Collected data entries
***

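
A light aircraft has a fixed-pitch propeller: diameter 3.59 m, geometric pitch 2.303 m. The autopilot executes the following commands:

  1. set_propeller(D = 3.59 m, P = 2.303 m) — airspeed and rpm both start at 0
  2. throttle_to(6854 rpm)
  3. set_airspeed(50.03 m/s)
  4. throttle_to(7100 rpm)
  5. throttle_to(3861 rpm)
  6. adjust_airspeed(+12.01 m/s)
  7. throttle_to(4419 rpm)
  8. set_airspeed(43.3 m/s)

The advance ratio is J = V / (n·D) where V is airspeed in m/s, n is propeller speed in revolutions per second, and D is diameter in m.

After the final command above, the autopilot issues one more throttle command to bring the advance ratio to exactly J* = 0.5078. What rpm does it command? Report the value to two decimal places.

rpm = 1425.12

set_propeller: D = 3.59 m, P = 2.303 m (p = P/D = 0.641504); state ← (V=0, rpm=0)
throttle_to(6854): rpm ← 6854
set_airspeed(50.03): V ← 50.03 m/s
throttle_to(7100): rpm ← 7100
throttle_to(3861): rpm ← 3861
adjust_airspeed(+12.01): V ← 50.03 +12.01 = 62.04 m/s
throttle_to(4419): rpm ← 4419
set_airspeed(43.3): V ← 43.3 m/s
final state: V = 43.3 m/s, rpm = 4419 → n = rpm/60 = 73.650000 rev/s
target J* = 0.5078; solve J* = V/(n·D) for n: n = V/(J*·D) = 43.3/(0.5078 × 3.59) = 23.752031 rev/s
rpm = 60·n = 1425.121859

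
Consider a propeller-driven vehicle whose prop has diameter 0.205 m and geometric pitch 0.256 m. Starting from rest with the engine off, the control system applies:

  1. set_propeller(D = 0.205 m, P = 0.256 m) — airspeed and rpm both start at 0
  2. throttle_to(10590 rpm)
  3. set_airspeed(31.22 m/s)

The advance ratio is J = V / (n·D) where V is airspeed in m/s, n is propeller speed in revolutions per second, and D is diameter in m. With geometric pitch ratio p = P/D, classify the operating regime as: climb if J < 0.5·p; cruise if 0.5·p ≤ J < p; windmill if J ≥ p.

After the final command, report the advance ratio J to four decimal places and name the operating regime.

J = 0.8628, regime = cruise

set_propeller: D = 0.205 m, P = 0.256 m (p = P/D = 1.248780); state ← (V=0, rpm=0)
throttle_to(10590): rpm ← 10590
set_airspeed(31.22): V ← 31.22 m/s
final state: V = 31.22 m/s, rpm = 10590 → n = rpm/60 = 176.500000 rev/s
J = V / (n·D) = 31.22 / (176.500000 × 0.205) = 0.862848
regime bands: climb J<0.6244 | cruise [0.6244, 1.2488) | windmill J≥1.2488
J = 0.8628 → cruise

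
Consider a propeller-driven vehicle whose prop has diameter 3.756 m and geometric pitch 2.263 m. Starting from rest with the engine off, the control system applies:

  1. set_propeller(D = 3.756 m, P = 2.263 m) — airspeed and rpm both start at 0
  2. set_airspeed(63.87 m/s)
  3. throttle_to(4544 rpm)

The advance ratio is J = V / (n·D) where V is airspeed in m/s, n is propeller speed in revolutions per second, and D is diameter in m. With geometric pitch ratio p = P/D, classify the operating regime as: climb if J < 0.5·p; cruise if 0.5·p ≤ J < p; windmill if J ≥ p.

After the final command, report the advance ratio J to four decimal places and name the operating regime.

set_propeller: D = 3.756 m, P = 2.263 m (p = P/D = 0.602503); state ← (V=0, rpm=0)
set_airspeed(63.87): V ← 63.87 m/s
throttle_to(4544): rpm ← 4544
final state: V = 63.87 m/s, rpm = 4544 → n = rpm/60 = 75.733333 rev/s
J = V / (n·D) = 63.87 / (75.733333 × 3.756) = 0.224535
regime bands: climb J<0.3013 | cruise [0.3013, 0.6025) | windmill J≥0.6025
J = 0.2245 → climb

J = 0.2245, regime = climb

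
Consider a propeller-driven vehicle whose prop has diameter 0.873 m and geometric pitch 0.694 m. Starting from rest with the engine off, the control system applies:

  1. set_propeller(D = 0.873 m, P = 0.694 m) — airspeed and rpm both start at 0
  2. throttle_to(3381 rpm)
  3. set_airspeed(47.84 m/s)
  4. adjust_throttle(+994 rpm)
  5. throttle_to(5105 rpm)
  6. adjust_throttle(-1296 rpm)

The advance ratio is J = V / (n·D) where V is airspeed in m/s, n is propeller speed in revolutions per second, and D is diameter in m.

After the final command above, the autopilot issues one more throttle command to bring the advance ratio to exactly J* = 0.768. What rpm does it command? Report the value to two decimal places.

rpm = 4281.21

set_propeller: D = 0.873 m, P = 0.694 m (p = P/D = 0.794960); state ← (V=0, rpm=0)
throttle_to(3381): rpm ← 3381
set_airspeed(47.84): V ← 47.84 m/s
adjust_throttle(+994): rpm ← 3381 +994 = 4375
throttle_to(5105): rpm ← 5105
adjust_throttle(-1296): rpm ← 5105 -1296 = 3809
final state: V = 47.84 m/s, rpm = 3809 → n = rpm/60 = 63.483333 rev/s
target J* = 0.768; solve J* = V/(n·D) for n: n = V/(J*·D) = 47.84/(0.768 × 0.873) = 71.353570 rev/s
rpm = 60·n = 4281.214204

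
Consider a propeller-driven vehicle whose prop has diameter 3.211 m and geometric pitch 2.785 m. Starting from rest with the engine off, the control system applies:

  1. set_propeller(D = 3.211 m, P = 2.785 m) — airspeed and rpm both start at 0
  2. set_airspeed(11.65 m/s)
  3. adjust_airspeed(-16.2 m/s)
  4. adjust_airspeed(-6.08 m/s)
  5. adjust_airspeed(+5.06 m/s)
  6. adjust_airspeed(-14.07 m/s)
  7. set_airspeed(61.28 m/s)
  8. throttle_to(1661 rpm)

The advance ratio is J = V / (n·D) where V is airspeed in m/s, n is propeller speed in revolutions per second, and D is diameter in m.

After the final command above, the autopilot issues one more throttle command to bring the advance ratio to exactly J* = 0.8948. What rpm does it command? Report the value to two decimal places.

set_propeller: D = 3.211 m, P = 2.785 m (p = P/D = 0.867331); state ← (V=0, rpm=0)
set_airspeed(11.65): V ← 11.65 m/s
adjust_airspeed(-16.2): V ← 11.65 -16.2 = -4.55 m/s
adjust_airspeed(-6.08): V ← -4.55 -6.08 = -10.63 m/s
adjust_airspeed(+5.06): V ← -10.63 +5.06 = -5.57 m/s
adjust_airspeed(-14.07): V ← -5.57 -14.07 = -19.64 m/s
set_airspeed(61.28): V ← 61.28 m/s
throttle_to(1661): rpm ← 1661
final state: V = 61.28 m/s, rpm = 1661 → n = rpm/60 = 27.683333 rev/s
target J* = 0.8948; solve J* = V/(n·D) for n: n = V/(J*·D) = 61.28/(0.8948 × 3.211) = 21.328115 rev/s
rpm = 60·n = 1279.686905

rpm = 1279.69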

***

Would you copy the data exactly as shown above?

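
A light aircraft has a fixed-pitch propeller: diameter 3.59 m, geometric pitch 2.303 m. The autopilot executes the following commands:

  1. set_propeller(D = 3.59 m, P = 2.303 m) — airspeed and rpm both start at 0
  2. throttle_to(6854 rpm)
  3. set_airspeed(50.03 m/s)
  4. throttle_to(7100 rpm)
  5. throttle_to(3861 rpm)
  6. adjust_airspeed(+12.01 m/s)
  7. throttle_to(4419 rpm)
  8. set_airspeed(43.3 m/s)

The advance ratio is J = V / (n·D) where V is airspeed in m/s, n is propeller speed in revolutions per second, and D is diameter in m.

After the final command above, the autopilot issues one more throttle command to bring the advance ratio to exactly J* = 0.5078. What rpm does it command? Report the value to two decimal places.

rpm = 1425.12

set_propeller: D = 3.59 m, P = 2.303 m (p = P/D = 0.641504); state ← (V=0, rpm=0)
throttle_to(6854): rpm ← 6854
set_airspeed(50.03): V ← 50.03 m/s
throttle_to(7100): rpm ← 7100
throttle_to(3861): rpm ← 3861
adjust_airspeed(+12.01): V ← 50.03 +12.01 = 62.04 m/s
throttle_to(4419): rpm ← 4419
set_airspeed(43.3): V ← 43.3 m/s
final state: V = 43.3 m/s, rpm = 4419 → n = rpm/60 = 73.650000 rev/s
target J* = 0.5078; solve J* = V/(n·D) for n: n = V/(J*·D) = 43.3/(0.5078 × 3.59) = 23.752031 rev/s
rpm = 60·n = 1425.121859

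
Consider a propeller-driven vehicle whose prop has diameter 0.205 m and geometric pitch 0.256 m. Starting from rest with the engine off, the control system applies:

  1. set_propeller(D = 0.205 m, P = 0.256 m) — airspeed and rpm both start at 0
  2. throttle_to(10590 rpm)
  3. set_airspeed(31.22 m/s)

The advance ratio is J = V / (n·D) where V is airspeed in m/s, n is propeller speed in revolutions per second, and D is diameter in m. With geometric pitch ratio p = P/D, classify the operating regime as: climb if J < 0.5·p; cruise if 0.5·p ≤ J < p; windmill if J ≥ p.

After the final command, report the advance ratio J to four decimal places and name the operating regime.

J = 0.8628, regime = cruise

set_propeller: D = 0.205 m, P = 0.256 m (p = P/D = 1.248780); state ← (V=0, rpm=0)
throttle_to(10590): rpm ← 10590
set_airspeed(31.22): V ← 31.22 m/s
final state: V = 31.22 m/s, rpm = 10590 → n = rpm/60 = 176.500000 rev/s
J = V / (n·D) = 31.22 / (176.500000 × 0.205) = 0.862848
regime bands: climb J<0.6244 | cruise [0.6244, 1.2488) | windmill J≥1.2488
J = 0.8628 → cruise

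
Consider a propeller-driven vehicle whose prop has diameter 3.756 m and geometric pitch 2.263 m. Starting from rest with the engine off, the control system applies:

  1. set_propeller(D = 3.756 m, P = 2.263 m) — airspeed and rpm both start at 0
  2. set_airspeed(63.87 m/s)
  3. throttle_to(4544 rpm)

The advance ratio is J = V / (n·D) where V is airspeed in m/s, n is propeller speed in revolutions per second, and D is diameter in m. With geometric pitch ratio p = P/D, classify the operating regime as: climb if J < 0.5·p; cruise if 0.5·p ≤ J < p; windmill if J ≥ p.

After the final command, report the advance ratio J to four decimal places and name the operating regime.

set_propeller: D = 3.756 m, P = 2.263 m (p = P/D = 0.602503); state ← (V=0, rpm=0)
set_airspeed(63.87): V ← 63.87 m/s
throttle_to(4544): rpm ← 4544
final state: V = 63.87 m/s, rpm = 4544 → n = rpm/60 = 75.733333 rev/s
J = V / (n·D) = 63.87 / (75.733333 × 3.756) = 0.224535
regime bands: climb J<0.3013 | cruise [0.3013, 0.6025) | windmill J≥0.6025
J = 0.2245 → climb

J = 0.2245, regime = climb

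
Consider a propeller-driven vehicle whose prop has diameter 0.873 m and geometric pitch 0.694 m. Starting from rest with the engine off, the control system applies:

  1. set_propeller(D = 0.873 m, P = 0.694 m) — airspeed and rpm both start at 0
  2. throttle_to(3381 rpm)
  3. set_airspeed(47.84 m/s)
  4. adjust_throttle(+994 rpm)
  5. throttle_to(5105 rpm)
  6. adjust_throttle(-1296 rpm)

The advance ratio is J = V / (n·D) where V is airspeed in m/s, n is propeller speed in revolutions per second, and D is diameter in m.

After the final command above, the autopilot issues one more throttle command to bring the advance ratio to exactly J* = 0.768. What rpm does it command? Report the value to two decimal places.

rpm = 4281.21

set_propeller: D = 0.873 m, P = 0.694 m (p = P/D = 0.794960); state ← (V=0, rpm=0)
throttle_to(3381): rpm ← 3381
set_airspeed(47.84): V ← 47.84 m/s
adjust_throttle(+994): rpm ← 3381 +994 = 4375
throttle_to(5105): rpm ← 5105
adjust_throttle(-1296): rpm ← 5105 -1296 = 3809
final state: V = 47.84 m/s, rpm = 3809 → n = rpm/60 = 63.483333 rev/s
target J* = 0.768; solve J* = V/(n·D) for n: n = V/(J*·D) = 47.84/(0.768 × 0.873) = 71.353570 rev/s
rpm = 60·n = 4281.214204

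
Consider a propeller-driven vehicle whose prop has diameter 3.211 m and geometric pitch 2.785 m. Starting from rest with the engine off, the control system applies:

  1. set_propeller(D = 3.211 m, P = 2.785 m) — airspeed and rpm both start at 0
  2. set_airspeed(11.65 m/s)
  3. adjust_airspeed(-16.2 m/s)
  4. adjust_airspeed(-6.08 m/s)
  5. adjust_airspeed(+5.06 m/s)
  6. adjust_airspeed(-14.07 m/s)
  7. set_airspeed(61.28 m/s)
  8. throttle_to(1661 rpm)

The advance ratio is J = V / (n·D) where V is airspeed in m/s, n is propeller speed in revolutions per second, and D is diameter in m.

After the final command above, the autopilot issues one more throttle command to bring the advance ratio to exactly J* = 0.8948. What rpm does it command? Report the value to two decimal places.

set_propeller: D = 3.211 m, P = 2.785 m (p = P/D = 0.867331); state ← (V=0, rpm=0)
set_airspeed(11.65): V ← 11.65 m/s
adjust_airspeed(-16.2): V ← 11.65 -16.2 = -4.55 m/s
adjust_airspeed(-6.08): V ← -4.55 -6.08 = -10.63 m/s
adjust_airspeed(+5.06): V ← -10.63 +5.06 = -5.57 m/s
adjust_airspeed(-14.07): V ← -5.57 -14.07 = -19.64 m/s
set_airspeed(61.28): V ← 61.28 m/s
throttle_to(1661): rpm ← 1661
final state: V = 61.28 m/s, rpm = 1661 → n = rpm/60 = 27.683333 rev/s
target J* = 0.8948; solve J* = V/(n·D) for n: n = V/(J*·D) = 61.28/(0.8948 × 3.211) = 21.328115 rev/s
rpm = 60·n = 1279.686905

rpm = 1279.69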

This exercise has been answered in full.